- [Assignment] Give each entry back by retyping it exactly as written.

(Stored dataset items)
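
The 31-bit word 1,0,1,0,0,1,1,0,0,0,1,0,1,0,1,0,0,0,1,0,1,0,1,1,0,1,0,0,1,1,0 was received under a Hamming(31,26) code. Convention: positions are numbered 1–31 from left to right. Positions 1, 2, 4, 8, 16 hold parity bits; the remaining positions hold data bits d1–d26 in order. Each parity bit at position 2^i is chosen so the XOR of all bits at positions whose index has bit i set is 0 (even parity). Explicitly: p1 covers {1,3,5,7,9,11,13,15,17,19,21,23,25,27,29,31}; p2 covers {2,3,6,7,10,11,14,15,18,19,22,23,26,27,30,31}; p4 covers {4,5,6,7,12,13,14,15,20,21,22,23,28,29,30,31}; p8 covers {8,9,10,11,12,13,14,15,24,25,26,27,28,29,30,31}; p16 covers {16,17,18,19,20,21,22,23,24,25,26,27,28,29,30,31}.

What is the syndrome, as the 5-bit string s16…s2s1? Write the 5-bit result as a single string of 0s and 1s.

s1 (pos 1,3,5,7,9,11,13,15,17,19,21,23,25,27,29,31): 1⊕1⊕0⊕1⊕0⊕1⊕1⊕1⊕0⊕1⊕1⊕1⊕0⊕0⊕1⊕0 = 0
s2 (pos 2,3,6,7,10,11,14,15,18,19,22,23,26,27,30,31): 0⊕1⊕1⊕1⊕0⊕1⊕0⊕1⊕0⊕1⊕0⊕1⊕1⊕0⊕1⊕0 = 1
s4 (pos 4,5,6,7,12,13,14,15,20,21,22,23,28,29,30,31): 0⊕0⊕1⊕1⊕0⊕1⊕0⊕1⊕0⊕1⊕0⊕1⊕0⊕1⊕1⊕0 = 0
s8 (pos 8,9,10,11,12,13,14,15,24,25,26,27,28,29,30,31): 0⊕0⊕0⊕1⊕0⊕1⊕0⊕1⊕1⊕0⊕1⊕0⊕0⊕1⊕1⊕0 = 1
s16 (pos 16,17,18,19,20,21,22,23,24,25,26,27,28,29,30,31): 0⊕0⊕0⊕1⊕0⊕1⊕0⊕1⊕1⊕0⊕1⊕0⊕0⊕1⊕1⊕0 = 1
Syndrome s16…s1 = 11010 → error at position 26.

11010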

- [Response area]
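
The 31-bit word 1,0,1,0,0,1,1,0,0,0,1,0,1,0,1,0,0,0,1,0,1,0,1,1,0,1,0,0,1,1,0 was received under a Hamming(31,26) code. Convention: positions are numbered 1–31 from left to right. Positions 1, 2, 4, 8, 16 hold parity bits; the remaining positions hold data bits d1–d26 in order. Each parity bit at position 2^i is chosen so the XOR of all bits at positions whose index has bit i set is 0 (even parity). Explicitly: p1 covers {1,3,5,7,9,11,13,15,17,19,21,23,25,27,29,31}; p2 covers {2,3,6,7,10,11,14,15,18,19,22,23,26,27,30,31}; p4 covers {4,5,6,7,12,13,14,15,20,21,22,23,28,29,30,31}; p8 covers {8,9,10,11,12,13,14,15,24,25,26,27,28,29,30,31}; p16 covers {16,17,18,19,20,21,22,23,24,25,26,27,28,29,30,31}.

What is the syndrome, as the 5-bit string s16…s2s1? Write the 5-bit result as a single string of 0s and 1s.

s1 (pos 1,3,5,7,9,11,13,15,17,19,21,23,25,27,29,31): 1⊕1⊕0⊕1⊕0⊕1⊕1⊕1⊕0⊕1⊕1⊕1⊕0⊕0⊕1⊕0 = 0
s2 (pos 2,3,6,7,10,11,14,15,18,19,22,23,26,27,30,31): 0⊕1⊕1⊕1⊕0⊕1⊕0⊕1⊕0⊕1⊕0⊕1⊕1⊕0⊕1⊕0 = 1
s4 (pos 4,5,6,7,12,13,14,15,20,21,22,23,28,29,30,31): 0⊕0⊕1⊕1⊕0⊕1⊕0⊕1⊕0⊕1⊕0⊕1⊕0⊕1⊕1⊕0 = 0
s8 (pos 8,9,10,11,12,13,14,15,24,25,26,27,28,29,30,31): 0⊕0⊕0⊕1⊕0⊕1⊕0⊕1⊕1⊕0⊕1⊕0⊕0⊕1⊕1⊕0 = 1
s16 (pos 16,17,18,19,20,21,22,23,24,25,26,27,28,29,30,31): 0⊕0⊕0⊕1⊕0⊕1⊕0⊕1⊕1⊕0⊕1⊕0⊕0⊕1⊕1⊕0 = 1
Syndrome s16…s1 = 11010 → error at position 26.

11010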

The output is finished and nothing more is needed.